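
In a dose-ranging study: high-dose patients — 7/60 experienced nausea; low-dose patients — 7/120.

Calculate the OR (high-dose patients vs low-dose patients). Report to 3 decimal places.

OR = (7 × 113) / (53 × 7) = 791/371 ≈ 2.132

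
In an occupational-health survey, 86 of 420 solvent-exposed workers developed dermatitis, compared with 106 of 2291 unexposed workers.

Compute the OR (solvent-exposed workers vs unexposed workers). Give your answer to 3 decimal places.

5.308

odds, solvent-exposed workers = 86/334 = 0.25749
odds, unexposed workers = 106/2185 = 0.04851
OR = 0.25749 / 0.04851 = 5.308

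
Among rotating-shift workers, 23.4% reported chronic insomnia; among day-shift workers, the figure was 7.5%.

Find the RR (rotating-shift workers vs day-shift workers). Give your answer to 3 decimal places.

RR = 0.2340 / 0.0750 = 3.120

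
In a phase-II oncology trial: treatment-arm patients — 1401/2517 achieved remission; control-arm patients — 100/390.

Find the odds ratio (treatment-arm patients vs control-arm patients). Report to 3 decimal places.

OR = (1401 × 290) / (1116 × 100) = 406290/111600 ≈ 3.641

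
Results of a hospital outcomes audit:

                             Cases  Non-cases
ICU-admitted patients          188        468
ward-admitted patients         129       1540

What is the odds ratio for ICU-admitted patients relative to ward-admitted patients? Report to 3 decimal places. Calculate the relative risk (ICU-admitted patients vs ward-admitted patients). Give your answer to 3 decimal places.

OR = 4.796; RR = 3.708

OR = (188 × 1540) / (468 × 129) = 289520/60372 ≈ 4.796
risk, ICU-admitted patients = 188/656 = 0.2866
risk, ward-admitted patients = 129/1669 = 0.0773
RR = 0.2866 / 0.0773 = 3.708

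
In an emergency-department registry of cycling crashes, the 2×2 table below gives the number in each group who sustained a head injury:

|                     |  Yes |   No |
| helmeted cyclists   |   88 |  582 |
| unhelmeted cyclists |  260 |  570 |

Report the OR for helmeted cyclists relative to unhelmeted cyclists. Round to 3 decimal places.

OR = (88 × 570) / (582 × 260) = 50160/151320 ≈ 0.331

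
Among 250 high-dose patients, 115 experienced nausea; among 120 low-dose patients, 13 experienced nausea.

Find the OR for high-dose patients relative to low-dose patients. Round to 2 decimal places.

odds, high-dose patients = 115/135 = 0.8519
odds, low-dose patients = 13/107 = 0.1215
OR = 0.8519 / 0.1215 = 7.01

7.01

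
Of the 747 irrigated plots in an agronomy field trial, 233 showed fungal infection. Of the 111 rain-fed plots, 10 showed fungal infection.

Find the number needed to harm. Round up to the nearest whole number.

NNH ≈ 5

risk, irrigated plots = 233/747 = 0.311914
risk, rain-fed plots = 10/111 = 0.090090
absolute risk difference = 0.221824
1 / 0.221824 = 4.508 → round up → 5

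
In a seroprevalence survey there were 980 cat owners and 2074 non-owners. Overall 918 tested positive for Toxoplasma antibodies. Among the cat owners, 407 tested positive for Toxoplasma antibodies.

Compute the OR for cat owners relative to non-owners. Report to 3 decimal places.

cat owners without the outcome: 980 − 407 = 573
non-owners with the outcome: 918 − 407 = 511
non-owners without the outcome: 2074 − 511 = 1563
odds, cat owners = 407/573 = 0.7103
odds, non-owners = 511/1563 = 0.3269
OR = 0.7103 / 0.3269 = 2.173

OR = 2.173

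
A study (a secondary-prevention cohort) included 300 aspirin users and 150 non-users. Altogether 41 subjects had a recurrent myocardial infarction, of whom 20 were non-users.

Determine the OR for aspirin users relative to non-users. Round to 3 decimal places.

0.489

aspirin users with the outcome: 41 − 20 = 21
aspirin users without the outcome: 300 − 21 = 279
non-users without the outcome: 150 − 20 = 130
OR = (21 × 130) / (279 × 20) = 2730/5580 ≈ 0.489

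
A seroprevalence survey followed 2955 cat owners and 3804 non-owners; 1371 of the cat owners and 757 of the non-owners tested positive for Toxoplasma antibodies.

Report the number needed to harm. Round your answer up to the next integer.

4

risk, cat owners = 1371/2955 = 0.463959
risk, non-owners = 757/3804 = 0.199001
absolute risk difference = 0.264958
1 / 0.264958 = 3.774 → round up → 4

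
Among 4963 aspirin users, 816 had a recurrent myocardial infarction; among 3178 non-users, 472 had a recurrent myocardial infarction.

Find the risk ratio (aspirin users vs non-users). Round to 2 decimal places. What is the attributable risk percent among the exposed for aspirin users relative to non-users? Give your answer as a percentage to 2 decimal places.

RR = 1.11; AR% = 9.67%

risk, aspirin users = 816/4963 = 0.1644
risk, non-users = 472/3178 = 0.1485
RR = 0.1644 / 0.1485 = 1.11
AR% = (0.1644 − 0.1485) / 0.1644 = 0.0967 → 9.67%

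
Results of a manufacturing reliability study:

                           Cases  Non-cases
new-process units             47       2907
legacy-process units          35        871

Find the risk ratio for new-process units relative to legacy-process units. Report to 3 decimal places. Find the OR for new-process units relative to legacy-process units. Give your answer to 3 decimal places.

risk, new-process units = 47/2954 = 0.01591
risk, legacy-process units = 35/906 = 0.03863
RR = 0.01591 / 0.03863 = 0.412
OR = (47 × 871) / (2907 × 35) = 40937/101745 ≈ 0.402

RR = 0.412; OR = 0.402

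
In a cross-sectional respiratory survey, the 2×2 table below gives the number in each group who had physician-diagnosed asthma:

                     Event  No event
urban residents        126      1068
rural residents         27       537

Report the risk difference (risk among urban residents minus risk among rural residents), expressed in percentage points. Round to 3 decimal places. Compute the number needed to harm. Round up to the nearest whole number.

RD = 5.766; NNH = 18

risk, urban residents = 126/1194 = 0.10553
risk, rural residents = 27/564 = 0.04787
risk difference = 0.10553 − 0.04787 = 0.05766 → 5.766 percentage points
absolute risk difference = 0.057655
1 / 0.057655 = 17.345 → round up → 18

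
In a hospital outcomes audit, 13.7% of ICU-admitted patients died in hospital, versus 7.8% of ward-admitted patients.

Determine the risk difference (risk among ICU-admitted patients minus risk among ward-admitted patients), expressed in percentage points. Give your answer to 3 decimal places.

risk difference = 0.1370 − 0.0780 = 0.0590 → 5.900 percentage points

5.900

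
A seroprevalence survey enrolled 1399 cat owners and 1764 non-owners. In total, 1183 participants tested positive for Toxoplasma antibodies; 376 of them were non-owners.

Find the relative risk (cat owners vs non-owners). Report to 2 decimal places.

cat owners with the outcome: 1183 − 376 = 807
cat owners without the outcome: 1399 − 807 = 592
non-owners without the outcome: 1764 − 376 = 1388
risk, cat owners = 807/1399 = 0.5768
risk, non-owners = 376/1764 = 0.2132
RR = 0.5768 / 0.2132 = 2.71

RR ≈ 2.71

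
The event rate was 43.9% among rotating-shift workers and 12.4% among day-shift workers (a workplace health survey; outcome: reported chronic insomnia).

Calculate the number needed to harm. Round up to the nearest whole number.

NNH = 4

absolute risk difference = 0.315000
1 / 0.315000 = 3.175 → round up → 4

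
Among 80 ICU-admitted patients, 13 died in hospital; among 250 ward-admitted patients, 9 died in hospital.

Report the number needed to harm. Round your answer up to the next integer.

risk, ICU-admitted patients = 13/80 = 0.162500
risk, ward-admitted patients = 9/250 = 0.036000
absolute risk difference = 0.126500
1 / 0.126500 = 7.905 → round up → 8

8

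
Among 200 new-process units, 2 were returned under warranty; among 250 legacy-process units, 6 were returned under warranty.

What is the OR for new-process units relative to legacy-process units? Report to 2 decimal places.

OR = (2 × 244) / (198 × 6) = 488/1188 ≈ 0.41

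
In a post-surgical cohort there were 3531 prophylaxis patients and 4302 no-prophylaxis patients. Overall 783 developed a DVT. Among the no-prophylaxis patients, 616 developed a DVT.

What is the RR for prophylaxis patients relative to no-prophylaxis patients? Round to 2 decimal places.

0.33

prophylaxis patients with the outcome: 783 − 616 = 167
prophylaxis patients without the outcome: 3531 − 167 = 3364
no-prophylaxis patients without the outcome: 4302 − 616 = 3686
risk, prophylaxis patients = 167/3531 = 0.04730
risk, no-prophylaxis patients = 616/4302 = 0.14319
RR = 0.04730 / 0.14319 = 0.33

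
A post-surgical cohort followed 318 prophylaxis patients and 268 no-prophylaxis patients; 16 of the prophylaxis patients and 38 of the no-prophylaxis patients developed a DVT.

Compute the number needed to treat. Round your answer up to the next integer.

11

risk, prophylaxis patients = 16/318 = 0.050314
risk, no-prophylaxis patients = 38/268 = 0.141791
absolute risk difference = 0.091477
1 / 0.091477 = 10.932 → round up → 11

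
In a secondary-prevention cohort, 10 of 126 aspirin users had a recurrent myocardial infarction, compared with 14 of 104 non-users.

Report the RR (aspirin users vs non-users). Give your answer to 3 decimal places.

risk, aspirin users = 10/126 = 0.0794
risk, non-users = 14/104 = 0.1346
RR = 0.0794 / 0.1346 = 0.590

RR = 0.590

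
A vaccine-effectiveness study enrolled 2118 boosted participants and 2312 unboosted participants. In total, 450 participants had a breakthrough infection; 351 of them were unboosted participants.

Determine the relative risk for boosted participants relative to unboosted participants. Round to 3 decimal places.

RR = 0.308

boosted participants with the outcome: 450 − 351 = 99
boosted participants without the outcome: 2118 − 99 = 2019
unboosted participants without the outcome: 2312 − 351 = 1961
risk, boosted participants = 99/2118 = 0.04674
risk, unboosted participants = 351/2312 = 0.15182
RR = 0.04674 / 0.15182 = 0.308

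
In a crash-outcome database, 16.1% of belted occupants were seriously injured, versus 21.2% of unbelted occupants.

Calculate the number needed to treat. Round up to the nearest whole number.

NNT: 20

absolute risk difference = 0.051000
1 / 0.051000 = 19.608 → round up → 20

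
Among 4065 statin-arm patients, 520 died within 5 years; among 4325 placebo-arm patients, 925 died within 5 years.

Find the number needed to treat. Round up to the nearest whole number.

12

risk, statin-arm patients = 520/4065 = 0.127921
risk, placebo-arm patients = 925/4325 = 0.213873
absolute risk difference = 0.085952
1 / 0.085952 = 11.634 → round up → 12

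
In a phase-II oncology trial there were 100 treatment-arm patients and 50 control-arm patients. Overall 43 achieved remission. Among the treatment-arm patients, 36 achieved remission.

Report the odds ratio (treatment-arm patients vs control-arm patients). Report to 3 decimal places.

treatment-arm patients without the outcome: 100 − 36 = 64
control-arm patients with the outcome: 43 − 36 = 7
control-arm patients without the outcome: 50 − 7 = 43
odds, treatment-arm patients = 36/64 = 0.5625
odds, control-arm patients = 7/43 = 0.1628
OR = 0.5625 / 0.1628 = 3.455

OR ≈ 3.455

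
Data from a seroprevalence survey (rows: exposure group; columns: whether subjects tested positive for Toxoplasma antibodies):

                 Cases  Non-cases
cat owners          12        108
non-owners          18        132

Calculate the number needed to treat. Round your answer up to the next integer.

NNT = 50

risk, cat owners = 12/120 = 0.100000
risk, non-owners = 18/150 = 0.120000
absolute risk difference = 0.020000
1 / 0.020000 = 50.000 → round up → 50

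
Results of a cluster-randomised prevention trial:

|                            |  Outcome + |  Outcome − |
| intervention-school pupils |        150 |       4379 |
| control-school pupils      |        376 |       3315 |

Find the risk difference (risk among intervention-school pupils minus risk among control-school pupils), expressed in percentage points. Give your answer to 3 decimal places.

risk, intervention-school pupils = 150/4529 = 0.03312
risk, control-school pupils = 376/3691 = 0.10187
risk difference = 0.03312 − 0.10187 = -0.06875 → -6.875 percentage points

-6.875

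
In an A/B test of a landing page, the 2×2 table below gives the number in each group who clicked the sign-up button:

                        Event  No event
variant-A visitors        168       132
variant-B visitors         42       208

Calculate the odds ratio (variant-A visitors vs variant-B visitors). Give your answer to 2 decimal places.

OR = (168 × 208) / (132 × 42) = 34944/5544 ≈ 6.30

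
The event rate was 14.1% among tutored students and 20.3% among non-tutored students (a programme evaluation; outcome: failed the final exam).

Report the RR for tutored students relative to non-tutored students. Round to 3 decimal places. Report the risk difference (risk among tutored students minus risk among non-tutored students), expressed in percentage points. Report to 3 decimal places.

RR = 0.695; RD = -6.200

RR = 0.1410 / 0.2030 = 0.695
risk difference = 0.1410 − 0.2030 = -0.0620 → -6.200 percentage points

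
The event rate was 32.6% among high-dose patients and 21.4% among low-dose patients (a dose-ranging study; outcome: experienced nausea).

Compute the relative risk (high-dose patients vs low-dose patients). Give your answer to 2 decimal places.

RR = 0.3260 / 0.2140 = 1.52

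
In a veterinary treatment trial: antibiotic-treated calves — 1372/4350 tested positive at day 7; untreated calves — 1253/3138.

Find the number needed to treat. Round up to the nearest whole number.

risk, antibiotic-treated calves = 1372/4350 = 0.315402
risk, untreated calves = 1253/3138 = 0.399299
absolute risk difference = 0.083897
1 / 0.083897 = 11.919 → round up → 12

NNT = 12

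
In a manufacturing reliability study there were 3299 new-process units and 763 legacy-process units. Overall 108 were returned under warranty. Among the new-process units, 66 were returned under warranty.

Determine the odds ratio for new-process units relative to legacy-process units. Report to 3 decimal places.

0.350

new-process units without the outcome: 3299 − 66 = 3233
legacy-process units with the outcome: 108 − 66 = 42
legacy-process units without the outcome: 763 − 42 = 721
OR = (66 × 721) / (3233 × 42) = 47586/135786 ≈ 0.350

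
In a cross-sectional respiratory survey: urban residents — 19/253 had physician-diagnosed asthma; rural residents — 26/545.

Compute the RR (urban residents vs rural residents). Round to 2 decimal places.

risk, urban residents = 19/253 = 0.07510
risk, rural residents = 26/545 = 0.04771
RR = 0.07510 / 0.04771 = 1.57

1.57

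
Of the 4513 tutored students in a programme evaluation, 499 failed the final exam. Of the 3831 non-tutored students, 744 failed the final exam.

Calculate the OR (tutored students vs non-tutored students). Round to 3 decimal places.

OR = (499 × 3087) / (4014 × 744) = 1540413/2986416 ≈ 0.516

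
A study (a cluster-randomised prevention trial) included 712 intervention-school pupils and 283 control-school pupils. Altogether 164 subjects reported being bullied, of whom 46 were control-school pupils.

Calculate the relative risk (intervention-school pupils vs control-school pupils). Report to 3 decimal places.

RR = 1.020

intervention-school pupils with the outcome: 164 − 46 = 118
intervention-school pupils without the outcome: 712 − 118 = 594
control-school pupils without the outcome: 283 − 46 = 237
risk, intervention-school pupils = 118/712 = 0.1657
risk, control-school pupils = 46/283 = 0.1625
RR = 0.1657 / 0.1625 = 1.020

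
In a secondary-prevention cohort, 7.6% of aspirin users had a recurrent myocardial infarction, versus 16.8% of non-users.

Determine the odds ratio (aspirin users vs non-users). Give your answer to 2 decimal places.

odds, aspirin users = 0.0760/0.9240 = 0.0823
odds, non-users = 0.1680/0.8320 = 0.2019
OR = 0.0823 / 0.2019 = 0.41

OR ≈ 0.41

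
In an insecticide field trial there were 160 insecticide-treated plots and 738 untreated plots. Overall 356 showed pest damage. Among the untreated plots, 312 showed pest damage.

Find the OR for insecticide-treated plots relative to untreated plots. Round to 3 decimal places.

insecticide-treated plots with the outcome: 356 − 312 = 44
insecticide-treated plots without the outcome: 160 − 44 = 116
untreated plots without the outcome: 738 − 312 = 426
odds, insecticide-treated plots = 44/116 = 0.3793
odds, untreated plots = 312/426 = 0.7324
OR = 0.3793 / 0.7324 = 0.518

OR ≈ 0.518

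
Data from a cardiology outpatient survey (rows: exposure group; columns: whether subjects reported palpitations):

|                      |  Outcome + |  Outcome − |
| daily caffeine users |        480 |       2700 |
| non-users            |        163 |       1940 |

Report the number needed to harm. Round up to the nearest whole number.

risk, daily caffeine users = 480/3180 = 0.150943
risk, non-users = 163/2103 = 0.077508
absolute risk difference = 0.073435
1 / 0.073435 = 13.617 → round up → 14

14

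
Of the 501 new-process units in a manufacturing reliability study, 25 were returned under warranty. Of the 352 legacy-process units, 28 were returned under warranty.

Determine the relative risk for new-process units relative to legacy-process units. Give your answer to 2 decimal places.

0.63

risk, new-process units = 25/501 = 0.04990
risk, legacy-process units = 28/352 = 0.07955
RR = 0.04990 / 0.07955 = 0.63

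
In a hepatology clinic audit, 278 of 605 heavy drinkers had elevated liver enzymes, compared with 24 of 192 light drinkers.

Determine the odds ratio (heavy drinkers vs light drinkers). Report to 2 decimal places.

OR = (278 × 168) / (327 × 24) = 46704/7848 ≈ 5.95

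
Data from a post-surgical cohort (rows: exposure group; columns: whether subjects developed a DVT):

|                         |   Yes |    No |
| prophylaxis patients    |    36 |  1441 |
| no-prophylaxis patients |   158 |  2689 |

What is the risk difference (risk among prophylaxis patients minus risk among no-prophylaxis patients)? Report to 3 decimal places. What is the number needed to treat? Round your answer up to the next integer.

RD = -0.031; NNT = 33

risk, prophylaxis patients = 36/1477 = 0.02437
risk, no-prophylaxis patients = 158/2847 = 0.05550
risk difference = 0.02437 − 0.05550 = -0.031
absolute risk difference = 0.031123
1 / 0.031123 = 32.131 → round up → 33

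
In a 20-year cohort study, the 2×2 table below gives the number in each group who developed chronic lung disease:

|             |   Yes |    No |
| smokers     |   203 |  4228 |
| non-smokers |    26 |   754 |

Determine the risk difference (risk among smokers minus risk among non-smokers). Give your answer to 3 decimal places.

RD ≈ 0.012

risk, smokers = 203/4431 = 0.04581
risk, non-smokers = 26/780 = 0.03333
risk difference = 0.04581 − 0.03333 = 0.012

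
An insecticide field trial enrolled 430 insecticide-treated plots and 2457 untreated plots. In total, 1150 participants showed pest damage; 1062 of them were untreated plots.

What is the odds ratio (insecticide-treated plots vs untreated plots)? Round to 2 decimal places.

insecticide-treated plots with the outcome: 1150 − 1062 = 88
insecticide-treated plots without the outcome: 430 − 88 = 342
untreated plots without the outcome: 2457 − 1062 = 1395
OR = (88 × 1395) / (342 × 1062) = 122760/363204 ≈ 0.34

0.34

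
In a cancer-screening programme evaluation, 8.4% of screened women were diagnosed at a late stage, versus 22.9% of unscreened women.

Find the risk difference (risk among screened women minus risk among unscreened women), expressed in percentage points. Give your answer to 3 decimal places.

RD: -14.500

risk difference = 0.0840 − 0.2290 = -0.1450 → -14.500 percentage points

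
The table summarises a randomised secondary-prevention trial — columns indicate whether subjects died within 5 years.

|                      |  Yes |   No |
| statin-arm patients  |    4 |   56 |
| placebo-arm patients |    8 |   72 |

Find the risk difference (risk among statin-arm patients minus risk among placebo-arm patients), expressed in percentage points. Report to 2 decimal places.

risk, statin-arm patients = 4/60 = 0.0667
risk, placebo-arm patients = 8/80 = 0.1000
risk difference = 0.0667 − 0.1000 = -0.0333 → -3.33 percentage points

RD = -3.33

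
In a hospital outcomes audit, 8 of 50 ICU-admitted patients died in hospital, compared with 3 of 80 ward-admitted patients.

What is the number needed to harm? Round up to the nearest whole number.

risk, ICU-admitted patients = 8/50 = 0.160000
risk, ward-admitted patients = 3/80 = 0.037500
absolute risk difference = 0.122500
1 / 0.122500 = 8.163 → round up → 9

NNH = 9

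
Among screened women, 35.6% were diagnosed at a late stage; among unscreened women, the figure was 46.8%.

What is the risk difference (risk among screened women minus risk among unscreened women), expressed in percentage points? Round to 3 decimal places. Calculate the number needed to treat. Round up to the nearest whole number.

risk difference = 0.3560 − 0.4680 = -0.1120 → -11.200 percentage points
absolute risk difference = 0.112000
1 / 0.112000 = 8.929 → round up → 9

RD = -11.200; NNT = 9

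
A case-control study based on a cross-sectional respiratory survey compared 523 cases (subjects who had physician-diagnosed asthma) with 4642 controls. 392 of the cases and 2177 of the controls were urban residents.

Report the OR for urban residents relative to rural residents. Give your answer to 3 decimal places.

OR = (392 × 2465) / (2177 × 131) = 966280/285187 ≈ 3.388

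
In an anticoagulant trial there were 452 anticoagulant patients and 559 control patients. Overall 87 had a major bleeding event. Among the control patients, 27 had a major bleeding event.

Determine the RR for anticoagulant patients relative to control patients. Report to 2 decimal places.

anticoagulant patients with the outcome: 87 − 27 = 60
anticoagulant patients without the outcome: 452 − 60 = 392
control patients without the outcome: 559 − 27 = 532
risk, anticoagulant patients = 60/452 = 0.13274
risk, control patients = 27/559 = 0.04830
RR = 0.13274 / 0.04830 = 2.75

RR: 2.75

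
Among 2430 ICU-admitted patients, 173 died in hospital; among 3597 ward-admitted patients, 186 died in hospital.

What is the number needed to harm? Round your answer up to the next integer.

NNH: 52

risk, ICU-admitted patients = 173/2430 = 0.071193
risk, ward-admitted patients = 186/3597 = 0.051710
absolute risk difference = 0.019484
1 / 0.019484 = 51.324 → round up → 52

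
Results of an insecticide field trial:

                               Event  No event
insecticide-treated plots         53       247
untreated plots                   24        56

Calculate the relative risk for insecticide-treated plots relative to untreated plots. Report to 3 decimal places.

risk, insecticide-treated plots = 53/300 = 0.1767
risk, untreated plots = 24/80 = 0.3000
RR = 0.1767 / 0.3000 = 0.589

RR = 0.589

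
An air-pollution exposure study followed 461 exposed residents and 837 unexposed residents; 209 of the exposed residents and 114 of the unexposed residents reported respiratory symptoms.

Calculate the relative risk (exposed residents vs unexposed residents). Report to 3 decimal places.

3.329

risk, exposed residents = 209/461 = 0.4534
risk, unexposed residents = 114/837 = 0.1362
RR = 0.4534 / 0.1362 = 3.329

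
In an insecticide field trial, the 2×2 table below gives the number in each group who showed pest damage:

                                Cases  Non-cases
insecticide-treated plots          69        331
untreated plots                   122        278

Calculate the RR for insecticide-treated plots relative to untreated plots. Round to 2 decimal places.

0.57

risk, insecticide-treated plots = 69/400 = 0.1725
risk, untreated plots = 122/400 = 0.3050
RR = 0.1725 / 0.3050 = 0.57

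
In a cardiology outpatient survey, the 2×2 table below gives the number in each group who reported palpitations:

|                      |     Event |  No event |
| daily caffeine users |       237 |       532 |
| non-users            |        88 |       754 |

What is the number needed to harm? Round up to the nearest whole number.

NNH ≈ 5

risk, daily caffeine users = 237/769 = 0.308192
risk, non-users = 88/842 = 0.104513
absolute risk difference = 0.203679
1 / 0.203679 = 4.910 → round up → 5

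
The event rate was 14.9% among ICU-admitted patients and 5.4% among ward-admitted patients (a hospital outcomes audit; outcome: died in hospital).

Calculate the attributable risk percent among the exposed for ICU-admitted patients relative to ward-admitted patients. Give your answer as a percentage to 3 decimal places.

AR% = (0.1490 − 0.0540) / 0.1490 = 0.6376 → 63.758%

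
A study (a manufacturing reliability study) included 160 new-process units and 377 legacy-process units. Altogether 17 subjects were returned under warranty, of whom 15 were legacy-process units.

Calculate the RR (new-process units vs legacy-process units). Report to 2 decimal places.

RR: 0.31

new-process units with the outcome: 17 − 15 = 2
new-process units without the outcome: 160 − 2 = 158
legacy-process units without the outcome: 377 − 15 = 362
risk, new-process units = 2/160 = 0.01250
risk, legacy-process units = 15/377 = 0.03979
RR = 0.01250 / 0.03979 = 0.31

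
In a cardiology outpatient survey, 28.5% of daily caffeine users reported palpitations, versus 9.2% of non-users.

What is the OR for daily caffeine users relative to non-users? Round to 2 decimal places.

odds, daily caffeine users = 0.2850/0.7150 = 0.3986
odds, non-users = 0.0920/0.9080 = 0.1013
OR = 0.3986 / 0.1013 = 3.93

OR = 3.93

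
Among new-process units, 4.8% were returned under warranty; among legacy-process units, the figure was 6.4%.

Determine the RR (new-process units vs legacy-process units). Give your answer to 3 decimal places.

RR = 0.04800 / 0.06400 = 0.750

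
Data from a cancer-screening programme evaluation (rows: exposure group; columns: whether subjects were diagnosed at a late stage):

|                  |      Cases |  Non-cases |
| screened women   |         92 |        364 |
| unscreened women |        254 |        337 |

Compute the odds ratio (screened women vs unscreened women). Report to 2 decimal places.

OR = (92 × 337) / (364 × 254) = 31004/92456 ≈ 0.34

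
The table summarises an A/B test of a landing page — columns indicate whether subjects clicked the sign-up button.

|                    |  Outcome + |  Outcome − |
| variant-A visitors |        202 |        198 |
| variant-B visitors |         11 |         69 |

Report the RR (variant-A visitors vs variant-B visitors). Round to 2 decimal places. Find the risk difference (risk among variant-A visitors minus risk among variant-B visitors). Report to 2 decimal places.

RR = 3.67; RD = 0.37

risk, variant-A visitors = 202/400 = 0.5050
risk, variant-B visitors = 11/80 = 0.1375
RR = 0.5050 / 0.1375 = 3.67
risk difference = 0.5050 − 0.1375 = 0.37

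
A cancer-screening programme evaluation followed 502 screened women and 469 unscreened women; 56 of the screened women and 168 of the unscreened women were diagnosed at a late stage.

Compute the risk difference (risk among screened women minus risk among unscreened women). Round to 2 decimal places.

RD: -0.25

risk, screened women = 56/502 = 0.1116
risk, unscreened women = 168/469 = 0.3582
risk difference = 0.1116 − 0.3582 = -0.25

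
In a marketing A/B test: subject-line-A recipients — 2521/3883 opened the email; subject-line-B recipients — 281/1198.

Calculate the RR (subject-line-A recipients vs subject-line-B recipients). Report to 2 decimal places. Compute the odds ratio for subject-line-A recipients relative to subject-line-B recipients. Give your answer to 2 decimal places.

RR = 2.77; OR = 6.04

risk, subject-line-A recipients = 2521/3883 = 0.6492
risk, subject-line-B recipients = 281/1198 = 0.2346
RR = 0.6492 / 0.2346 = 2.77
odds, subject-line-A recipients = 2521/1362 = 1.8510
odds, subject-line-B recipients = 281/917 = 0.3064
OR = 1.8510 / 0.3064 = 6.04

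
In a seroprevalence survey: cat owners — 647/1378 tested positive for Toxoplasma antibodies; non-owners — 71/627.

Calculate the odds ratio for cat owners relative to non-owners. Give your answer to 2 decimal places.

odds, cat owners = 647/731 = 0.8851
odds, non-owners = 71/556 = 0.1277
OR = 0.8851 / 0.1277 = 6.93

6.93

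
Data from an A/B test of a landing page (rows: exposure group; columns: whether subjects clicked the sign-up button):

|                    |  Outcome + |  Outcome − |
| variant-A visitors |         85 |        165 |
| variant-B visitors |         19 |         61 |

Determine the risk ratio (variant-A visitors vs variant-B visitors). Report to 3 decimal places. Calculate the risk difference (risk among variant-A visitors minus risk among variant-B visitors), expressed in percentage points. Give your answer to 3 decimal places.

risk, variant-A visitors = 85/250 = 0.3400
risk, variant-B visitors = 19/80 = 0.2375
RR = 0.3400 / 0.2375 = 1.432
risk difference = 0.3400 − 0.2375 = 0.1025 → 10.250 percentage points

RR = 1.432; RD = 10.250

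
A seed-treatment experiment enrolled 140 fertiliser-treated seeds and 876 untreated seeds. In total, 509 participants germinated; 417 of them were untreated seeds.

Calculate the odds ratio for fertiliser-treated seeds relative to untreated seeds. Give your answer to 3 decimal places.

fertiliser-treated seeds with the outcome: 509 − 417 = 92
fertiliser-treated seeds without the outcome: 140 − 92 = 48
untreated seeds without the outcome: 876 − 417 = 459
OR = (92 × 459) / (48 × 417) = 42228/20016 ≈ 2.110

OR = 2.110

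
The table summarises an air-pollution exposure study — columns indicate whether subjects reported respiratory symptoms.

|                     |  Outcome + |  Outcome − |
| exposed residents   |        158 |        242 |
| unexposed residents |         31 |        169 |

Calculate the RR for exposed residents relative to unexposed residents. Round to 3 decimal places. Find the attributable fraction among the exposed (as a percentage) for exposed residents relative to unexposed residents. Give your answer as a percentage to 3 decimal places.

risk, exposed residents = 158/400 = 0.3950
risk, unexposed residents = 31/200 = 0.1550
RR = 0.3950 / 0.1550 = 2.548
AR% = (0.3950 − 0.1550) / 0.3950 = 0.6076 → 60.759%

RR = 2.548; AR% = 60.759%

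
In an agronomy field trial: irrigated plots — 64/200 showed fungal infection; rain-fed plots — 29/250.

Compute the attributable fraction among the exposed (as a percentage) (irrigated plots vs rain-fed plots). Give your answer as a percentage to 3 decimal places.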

::::::::

Go through the material line by line. Show each line that contains the string "health".

- _Solution_:
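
In an occupational-health survey, 86 of 420 solvent-exposed workers developed dermatitis, compared with 106 of 2291 unexposed workers.
The event rate was 43.9% among rotating-shift workers and 12.4% among day-shift workers (a workplace health survey; outcome: reported chronic insomnia).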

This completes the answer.